Segment Start: PROVIDED RECORDS
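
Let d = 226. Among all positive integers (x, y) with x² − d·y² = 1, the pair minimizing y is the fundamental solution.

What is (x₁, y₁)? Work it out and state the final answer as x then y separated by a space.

√226 → a₀=15, period (30); ℓ=1 odd so k=1
a_0=15:  p_0=15·1+0=15,  q_0=15·0+1=1
a_1=30:  p_1=30·15+1=451,  q_1=30·1+0=30
fundamental: x₁=451, y₁=30  (since 203401 − 226·900 = 1)

451 30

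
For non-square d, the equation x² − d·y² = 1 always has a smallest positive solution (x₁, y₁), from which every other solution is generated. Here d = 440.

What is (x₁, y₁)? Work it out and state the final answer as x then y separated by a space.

21 1

[20; 1,40] for √440; ℓ=2 ⇒ convergent index 1
k=0  a_k=20  p_k/q_k = 20/1
k=1  a_k=1  p_k/q_k = 21/1
fundamental: x₁=21, y₁=1  (since 441 − 440·1 = 1)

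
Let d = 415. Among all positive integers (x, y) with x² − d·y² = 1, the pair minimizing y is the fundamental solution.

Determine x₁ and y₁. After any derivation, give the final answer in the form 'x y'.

d=415: √d = [20; 2,1,2,4,6,…,1,2,40] (ℓ=16, even), read p_15/q_15
a_0=20:  p_0=20·1+0=20,  q_0=20·0+1=1
…
a_4=4:  p_4=4·163+61=713,  q_4=4·8+3=35
…
a_6=1:  p_6=1·4441+713=5154,  q_6=1·218+35=253
…
a_9=1:  p_9=1·33939+9595=43534,  q_9=1·1666+471=2137
…
a_11=6:  p_11=6·77473+43534=508372,  q_11=6·3803+2137=24955
…
a_14=1:  p_14=1·4730294+2110961=6841255,  q_14=1·232201+103623=335824
a_15=2:  p_15=2·6841255+4730294=18412804,  q_15=2·335824+232201=903849
fundamental: x₁=18412804, y₁=903849  (since 339031351142416 − 415·816943014801 = 1)

18412804 903849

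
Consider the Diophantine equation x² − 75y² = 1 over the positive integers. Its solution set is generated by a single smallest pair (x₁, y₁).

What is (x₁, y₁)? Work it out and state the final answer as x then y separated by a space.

√75 → a₀=8, period (1,1,1,16); ℓ=4 even so k=3
step 0: (8, 1)  from 8·(1,0) + (0,1)
step 1: (9, 1)  from 1·(8,1) + (1,0)
step 2: (17, 2)  from 1·(9,1) + (8,1)
step 3: (26, 3)  from 1·(17,2) + (9,1)
→ (26, 3).  Check: 26²=676, 75·3²=675, difference 1.

26 3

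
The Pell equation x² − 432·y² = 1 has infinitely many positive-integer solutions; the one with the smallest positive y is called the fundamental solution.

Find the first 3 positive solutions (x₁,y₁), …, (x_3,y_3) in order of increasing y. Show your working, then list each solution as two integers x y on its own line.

1351 65
3650401 175630
9863382151 474552195

√432 → a₀=20, period (1,3,1,1,1,3,1,40); ℓ=8 even so k=7
i=0: a=20 ⇒ p=20, q=1
i=1: a=1 ⇒ p=21, q=1
…
i=3: a=1 ⇒ p=104, q=5
…
i=5: a=1 ⇒ p=291, q=14
i=6: a=3 ⇒ p=1060, q=51
i=7: a=1 ⇒ p=1351, q=65
→ (1351, 65).  Check: 1351²=1825201, 432·65²=1825200, difference 1.
k=2:  x_2 = 1351·1351+432·65·65 = 3650401,  y_2 = 1351·65+65·1351 = 175630
k=3:  x_3 = 1351·3650401+432·65·175630 = 9863382151,  y_3 = 1351·175630+65·3650401 = 474552195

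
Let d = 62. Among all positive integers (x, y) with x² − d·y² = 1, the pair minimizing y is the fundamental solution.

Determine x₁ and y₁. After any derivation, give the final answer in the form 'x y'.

63 8

√62 → a₀=7, period (1,6,1,14); ℓ=4 even so k=3
step 0: (7, 1)  from 7·(1,0) + (0,1)
step 1: (8, 1)  from 1·(7,1) + (1,0)
step 2: (55, 7)  from 6·(8,1) + (7,1)
step 3: (63, 8)  from 1·(55,7) + (8,1)
→ (63, 8).  Check: 63²=3969, 62·8²=3968, difference 1.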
Segment End: PROVIDED RECORDS
## WORK TASK
All lines of the data above must be returned exactly.

## TASK SOLUTION
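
Let d = 226. Among all positive integers (x, y) with x² − d·y² = 1, the pair minimizing y is the fundamental solution.

What is (x₁, y₁)? Work it out and state the final answer as x then y separated by a space.

√226 → a₀=15, period (30); ℓ=1 odd so k=1
a_0=15:  p_0=15·1+0=15,  q_0=15·0+1=1
a_1=30:  p_1=30·15+1=451,  q_1=30·1+0=30
fundamental: x₁=451, y₁=30  (since 203401 − 226·900 = 1)

451 30

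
For non-square d, the equation x² − d·y² = 1 always has a smallest positive solution (x₁, y₁), from which every other solution is generated. Here d = 440.

What is (x₁, y₁)? Work it out and state the final answer as x then y separated by a space.

21 1

[20; 1,40] for √440; ℓ=2 ⇒ convergent index 1
k=0  a_k=20  p_k/q_k = 20/1
k=1  a_k=1  p_k/q_k = 21/1
fundamental: x₁=21, y₁=1  (since 441 − 440·1 = 1)

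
Let d = 415. Among all positive integers (x, y) with x² − d·y² = 1, the pair minimizing y is the fundamental solution.

Determine x₁ and y₁. After any derivation, give the final answer in the form 'x y'.

d=415: √d = [20; 2,1,2,4,6,…,1,2,40] (ℓ=16, even), read p_15/q_15
a_0=20:  p_0=20·1+0=20,  q_0=20·0+1=1
…
a_4=4:  p_4=4·163+61=713,  q_4=4·8+3=35
…
a_6=1:  p_6=1·4441+713=5154,  q_6=1·218+35=253
…
a_9=1:  p_9=1·33939+9595=43534,  q_9=1·1666+471=2137
…
a_11=6:  p_11=6·77473+43534=508372,  q_11=6·3803+2137=24955
…
a_14=1:  p_14=1·4730294+2110961=6841255,  q_14=1·232201+103623=335824
a_15=2:  p_15=2·6841255+4730294=18412804,  q_15=2·335824+232201=903849
fundamental: x₁=18412804, y₁=903849  (since 339031351142416 − 415·816943014801 = 1)

18412804 903849

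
Consider the Diophantine equation x² − 75y² = 1 over the positive integers. Its solution set is generated by a single smallest pair (x₁, y₁).

What is (x₁, y₁)? Work it out and state the final answer as x then y separated by a space.

√75 → a₀=8, period (1,1,1,16); ℓ=4 even so k=3
step 0: (8, 1)  from 8·(1,0) + (0,1)
step 1: (9, 1)  from 1·(8,1) + (1,0)
step 2: (17, 2)  from 1·(9,1) + (8,1)
step 3: (26, 3)  from 1·(17,2) + (9,1)
→ (26, 3).  Check: 26²=676, 75·3²=675, difference 1.

26 3

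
The Pell equation x² − 432·y² = 1 has infinitely many positive-integer solutions; the one with the smallest positive y is called the fundamental solution.

Find the first 3 positive solutions (x₁,y₁), …, (x_3,y_3) in order of increasing y. Show your working, then list each solution as two integers x y on its own line.

1351 65
3650401 175630
9863382151 474552195

√432 → a₀=20, period (1,3,1,1,1,3,1,40); ℓ=8 even so k=7
i=0: a=20 ⇒ p=20, q=1
i=1: a=1 ⇒ p=21, q=1
…
i=3: a=1 ⇒ p=104, q=5
…
i=5: a=1 ⇒ p=291, q=14
i=6: a=3 ⇒ p=1060, q=51
i=7: a=1 ⇒ p=1351, q=65
→ (1351, 65).  Check: 1351²=1825201, 432·65²=1825200, difference 1.
k=2:  x_2 = 1351·1351+432·65·65 = 3650401,  y_2 = 1351·65+65·1351 = 175630
k=3:  x_3 = 1351·3650401+432·65·175630 = 9863382151,  y_3 = 1351·175630+65·3650401 = 474552195

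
Let d = 62. Among all positive integers (x, y) with x² − d·y² = 1, the pair minimizing y is the fundamental solution.

Determine x₁ and y₁. After any derivation, give the final answer in the form 'x y'.

63 8

√62 → a₀=7, period (1,6,1,14); ℓ=4 even so k=3
step 0: (7, 1)  from 7·(1,0) + (0,1)
step 1: (8, 1)  from 1·(7,1) + (1,0)
step 2: (55, 7)  from 6·(8,1) + (7,1)
step 3: (63, 8)  from 1·(55,7) + (8,1)
→ (63, 8).  Check: 63²=3969, 62·8²=3968, difference 1.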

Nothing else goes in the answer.